**Supplied data:**
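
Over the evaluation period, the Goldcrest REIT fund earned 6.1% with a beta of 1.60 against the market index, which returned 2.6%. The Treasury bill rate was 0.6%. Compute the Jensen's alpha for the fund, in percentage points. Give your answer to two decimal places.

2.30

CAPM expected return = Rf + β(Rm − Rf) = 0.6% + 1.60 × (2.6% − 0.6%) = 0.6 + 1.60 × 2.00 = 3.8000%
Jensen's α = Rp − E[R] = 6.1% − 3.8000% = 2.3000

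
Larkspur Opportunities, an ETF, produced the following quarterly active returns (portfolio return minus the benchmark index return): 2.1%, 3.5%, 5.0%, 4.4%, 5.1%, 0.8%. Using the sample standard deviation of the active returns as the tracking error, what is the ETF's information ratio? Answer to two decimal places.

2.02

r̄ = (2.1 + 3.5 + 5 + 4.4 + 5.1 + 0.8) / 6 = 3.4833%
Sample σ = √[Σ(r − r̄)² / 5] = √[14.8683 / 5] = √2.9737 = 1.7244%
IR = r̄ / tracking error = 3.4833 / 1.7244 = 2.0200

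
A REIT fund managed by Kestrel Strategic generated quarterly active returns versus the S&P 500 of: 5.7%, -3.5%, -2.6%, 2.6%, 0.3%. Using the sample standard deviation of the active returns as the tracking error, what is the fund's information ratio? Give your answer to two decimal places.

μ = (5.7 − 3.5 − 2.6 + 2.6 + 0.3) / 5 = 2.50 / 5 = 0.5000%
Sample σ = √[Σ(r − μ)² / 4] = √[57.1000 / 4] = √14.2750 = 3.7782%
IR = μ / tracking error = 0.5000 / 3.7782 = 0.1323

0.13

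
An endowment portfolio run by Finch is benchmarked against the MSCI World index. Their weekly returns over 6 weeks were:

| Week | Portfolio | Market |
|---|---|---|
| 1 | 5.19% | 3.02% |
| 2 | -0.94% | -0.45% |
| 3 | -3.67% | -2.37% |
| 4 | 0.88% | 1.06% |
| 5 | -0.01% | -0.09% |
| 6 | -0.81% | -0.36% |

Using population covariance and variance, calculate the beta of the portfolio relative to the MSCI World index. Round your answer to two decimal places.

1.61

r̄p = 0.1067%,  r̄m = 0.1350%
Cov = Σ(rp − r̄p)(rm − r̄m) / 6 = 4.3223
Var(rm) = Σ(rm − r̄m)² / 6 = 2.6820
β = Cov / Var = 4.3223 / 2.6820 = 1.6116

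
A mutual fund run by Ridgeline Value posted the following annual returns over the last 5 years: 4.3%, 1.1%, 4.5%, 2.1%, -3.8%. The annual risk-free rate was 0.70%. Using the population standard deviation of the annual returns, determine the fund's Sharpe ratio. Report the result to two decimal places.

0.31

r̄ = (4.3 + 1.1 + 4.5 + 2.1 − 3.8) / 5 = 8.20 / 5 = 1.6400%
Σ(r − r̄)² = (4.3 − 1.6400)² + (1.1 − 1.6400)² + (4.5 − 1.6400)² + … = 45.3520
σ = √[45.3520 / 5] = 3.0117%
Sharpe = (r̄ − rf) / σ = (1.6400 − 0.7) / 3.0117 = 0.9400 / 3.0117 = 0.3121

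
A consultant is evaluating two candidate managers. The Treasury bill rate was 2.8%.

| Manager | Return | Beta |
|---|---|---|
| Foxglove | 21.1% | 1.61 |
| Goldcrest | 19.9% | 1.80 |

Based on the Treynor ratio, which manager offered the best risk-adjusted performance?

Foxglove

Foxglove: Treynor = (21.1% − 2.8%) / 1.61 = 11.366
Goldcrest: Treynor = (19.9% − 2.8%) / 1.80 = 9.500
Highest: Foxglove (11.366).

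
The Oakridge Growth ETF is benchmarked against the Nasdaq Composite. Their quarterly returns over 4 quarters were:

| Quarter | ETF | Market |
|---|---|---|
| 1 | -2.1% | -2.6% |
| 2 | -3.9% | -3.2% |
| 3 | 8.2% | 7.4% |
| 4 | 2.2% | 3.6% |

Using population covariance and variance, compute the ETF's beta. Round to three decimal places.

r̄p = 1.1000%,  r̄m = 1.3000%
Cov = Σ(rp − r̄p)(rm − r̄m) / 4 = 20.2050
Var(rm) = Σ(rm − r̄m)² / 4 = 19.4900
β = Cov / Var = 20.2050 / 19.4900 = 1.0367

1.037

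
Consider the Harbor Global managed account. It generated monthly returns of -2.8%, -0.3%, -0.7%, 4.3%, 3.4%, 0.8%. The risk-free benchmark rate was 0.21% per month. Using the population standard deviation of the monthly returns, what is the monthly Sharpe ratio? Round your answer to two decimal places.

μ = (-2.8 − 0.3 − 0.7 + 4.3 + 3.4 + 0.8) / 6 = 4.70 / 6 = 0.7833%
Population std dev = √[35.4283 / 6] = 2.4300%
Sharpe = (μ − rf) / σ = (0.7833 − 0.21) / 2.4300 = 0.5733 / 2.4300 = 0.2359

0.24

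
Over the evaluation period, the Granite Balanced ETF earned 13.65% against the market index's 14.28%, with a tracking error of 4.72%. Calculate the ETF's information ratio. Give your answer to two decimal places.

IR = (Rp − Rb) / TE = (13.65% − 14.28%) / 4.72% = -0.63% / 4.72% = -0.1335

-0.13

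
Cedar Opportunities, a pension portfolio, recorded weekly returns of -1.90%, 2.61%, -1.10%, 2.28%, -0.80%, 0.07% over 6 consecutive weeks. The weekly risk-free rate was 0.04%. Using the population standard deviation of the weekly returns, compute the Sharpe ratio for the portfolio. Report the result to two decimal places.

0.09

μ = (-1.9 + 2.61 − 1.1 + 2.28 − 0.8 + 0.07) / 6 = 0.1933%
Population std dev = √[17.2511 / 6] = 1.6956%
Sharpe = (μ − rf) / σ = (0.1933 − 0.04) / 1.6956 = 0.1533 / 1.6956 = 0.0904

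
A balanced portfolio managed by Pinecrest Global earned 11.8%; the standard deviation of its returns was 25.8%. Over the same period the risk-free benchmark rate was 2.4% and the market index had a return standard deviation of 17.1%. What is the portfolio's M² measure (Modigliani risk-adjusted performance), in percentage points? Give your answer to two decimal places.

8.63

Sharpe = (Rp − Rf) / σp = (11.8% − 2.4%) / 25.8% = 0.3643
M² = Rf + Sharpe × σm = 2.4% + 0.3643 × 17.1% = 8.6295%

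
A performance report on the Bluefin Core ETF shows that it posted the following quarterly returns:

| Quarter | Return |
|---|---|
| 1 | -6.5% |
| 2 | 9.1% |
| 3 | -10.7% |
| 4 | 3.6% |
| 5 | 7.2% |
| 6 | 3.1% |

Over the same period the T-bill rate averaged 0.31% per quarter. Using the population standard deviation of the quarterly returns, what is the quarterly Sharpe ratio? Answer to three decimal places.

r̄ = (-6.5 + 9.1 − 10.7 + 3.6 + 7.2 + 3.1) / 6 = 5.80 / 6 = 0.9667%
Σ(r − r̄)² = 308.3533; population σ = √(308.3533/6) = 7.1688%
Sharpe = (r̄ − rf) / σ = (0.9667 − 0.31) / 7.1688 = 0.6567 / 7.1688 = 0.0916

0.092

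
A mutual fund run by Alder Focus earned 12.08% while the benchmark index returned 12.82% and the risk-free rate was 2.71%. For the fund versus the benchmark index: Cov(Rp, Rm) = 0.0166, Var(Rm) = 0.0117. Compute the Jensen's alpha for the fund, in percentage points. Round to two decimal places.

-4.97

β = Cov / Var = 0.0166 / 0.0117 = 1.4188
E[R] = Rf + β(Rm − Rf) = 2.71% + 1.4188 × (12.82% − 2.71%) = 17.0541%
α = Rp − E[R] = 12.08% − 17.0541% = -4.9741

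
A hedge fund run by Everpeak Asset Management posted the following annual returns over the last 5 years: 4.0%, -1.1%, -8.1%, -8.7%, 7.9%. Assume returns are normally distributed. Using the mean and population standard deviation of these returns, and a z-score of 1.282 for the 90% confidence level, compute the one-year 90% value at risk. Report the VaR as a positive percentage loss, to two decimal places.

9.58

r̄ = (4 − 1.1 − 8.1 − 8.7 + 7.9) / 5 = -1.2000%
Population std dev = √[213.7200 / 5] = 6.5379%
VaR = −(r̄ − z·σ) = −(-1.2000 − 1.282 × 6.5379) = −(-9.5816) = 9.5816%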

--

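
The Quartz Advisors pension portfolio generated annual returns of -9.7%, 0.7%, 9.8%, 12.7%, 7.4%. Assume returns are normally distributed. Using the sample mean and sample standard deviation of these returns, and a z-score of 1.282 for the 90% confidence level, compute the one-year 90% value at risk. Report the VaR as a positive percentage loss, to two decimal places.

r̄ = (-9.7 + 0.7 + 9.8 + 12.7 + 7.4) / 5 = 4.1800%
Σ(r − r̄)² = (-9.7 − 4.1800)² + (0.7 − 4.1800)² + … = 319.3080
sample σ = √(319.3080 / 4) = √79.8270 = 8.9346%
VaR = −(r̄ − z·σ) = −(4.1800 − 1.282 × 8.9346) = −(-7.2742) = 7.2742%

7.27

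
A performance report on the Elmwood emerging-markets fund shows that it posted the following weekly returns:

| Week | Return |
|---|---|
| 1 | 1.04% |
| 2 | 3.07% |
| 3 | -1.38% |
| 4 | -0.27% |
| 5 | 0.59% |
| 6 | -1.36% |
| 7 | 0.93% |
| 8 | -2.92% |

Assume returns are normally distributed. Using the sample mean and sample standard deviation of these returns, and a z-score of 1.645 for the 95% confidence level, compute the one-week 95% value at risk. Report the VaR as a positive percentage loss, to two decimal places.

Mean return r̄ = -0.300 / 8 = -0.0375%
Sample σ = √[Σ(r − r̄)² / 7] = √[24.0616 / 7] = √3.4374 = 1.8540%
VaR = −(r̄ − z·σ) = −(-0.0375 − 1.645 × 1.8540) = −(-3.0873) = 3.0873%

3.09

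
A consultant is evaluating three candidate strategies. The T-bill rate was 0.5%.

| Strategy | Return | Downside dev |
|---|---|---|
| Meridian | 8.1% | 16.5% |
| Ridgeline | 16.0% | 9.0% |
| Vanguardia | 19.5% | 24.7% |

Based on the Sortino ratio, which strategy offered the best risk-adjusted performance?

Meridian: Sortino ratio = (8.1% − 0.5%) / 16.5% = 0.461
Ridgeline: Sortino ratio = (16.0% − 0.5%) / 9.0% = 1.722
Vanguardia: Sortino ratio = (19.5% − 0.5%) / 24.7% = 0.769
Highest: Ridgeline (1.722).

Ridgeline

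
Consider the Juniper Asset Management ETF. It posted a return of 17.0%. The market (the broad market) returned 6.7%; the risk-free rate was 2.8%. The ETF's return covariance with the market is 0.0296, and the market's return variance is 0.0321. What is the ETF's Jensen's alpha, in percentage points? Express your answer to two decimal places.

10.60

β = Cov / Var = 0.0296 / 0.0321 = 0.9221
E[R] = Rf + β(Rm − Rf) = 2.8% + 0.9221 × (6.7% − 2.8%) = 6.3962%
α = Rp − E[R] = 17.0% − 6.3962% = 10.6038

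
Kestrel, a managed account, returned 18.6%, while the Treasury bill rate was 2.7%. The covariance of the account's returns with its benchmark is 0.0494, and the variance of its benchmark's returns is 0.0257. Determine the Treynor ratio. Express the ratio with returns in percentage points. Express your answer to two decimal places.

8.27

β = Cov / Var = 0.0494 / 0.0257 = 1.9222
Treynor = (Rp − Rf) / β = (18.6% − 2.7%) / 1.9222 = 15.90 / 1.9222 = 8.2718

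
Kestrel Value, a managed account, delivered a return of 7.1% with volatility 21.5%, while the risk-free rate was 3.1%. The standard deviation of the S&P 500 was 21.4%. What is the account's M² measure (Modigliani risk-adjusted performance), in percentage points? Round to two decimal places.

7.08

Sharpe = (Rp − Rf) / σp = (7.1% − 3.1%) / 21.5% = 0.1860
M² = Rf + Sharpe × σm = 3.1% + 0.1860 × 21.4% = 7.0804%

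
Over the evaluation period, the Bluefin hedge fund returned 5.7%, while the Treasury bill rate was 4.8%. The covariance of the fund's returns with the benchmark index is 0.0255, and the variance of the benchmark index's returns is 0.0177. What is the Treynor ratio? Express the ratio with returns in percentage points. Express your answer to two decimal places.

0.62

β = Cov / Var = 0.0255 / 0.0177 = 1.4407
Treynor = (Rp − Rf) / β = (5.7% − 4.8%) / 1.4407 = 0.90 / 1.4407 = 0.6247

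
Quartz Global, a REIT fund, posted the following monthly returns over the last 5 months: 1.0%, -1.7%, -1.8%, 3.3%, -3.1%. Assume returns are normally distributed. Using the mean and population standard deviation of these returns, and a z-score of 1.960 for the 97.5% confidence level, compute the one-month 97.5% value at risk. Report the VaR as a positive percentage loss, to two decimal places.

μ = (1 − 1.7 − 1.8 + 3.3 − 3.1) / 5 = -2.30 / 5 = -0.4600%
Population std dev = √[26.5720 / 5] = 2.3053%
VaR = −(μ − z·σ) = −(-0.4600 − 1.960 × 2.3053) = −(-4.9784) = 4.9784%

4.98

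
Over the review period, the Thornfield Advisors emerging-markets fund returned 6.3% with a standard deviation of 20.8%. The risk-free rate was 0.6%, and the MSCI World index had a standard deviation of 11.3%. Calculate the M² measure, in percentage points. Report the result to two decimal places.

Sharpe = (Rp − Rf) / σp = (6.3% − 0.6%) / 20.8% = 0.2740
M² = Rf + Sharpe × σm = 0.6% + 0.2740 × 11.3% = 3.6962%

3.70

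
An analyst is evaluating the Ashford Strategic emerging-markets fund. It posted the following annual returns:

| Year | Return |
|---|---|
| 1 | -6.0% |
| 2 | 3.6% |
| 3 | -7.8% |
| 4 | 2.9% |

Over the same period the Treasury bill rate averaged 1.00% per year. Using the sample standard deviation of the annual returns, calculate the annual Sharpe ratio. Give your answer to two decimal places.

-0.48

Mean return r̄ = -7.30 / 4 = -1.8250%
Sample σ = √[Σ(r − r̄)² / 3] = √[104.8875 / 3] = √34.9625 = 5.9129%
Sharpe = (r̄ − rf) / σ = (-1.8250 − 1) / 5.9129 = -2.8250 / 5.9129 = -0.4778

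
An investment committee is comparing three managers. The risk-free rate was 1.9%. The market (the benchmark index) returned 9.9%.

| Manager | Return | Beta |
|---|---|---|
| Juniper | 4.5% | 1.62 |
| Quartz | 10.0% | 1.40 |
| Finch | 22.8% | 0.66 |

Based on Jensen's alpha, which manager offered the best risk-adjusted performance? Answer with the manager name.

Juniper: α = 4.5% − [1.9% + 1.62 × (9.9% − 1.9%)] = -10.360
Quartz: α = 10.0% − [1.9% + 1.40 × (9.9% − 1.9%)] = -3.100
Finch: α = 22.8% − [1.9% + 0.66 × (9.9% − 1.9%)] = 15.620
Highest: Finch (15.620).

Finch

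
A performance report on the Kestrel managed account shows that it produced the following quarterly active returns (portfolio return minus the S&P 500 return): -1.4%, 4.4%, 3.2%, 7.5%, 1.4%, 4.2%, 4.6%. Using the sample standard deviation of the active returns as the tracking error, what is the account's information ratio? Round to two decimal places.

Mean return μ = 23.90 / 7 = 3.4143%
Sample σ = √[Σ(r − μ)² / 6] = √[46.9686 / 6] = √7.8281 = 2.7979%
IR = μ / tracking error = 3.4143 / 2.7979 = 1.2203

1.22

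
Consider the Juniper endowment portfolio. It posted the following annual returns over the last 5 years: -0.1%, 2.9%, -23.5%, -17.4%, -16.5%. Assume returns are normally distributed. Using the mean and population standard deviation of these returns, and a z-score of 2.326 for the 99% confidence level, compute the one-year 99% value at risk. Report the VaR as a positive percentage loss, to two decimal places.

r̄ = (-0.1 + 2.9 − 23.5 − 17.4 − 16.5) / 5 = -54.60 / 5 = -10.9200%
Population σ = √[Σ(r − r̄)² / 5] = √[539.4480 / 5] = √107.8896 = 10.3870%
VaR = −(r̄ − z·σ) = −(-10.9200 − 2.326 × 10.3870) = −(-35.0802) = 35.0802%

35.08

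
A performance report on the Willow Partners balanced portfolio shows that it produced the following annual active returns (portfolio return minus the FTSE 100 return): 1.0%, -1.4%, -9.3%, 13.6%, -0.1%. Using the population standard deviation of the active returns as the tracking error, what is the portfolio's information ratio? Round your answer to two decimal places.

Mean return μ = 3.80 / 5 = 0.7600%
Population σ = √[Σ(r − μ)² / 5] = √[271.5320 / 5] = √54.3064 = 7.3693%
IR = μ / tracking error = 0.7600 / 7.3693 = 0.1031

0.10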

**Exercise:**
Go over the records above and tally the lines with the word "candidate" in them. Give the number alone.

**Your response:**
2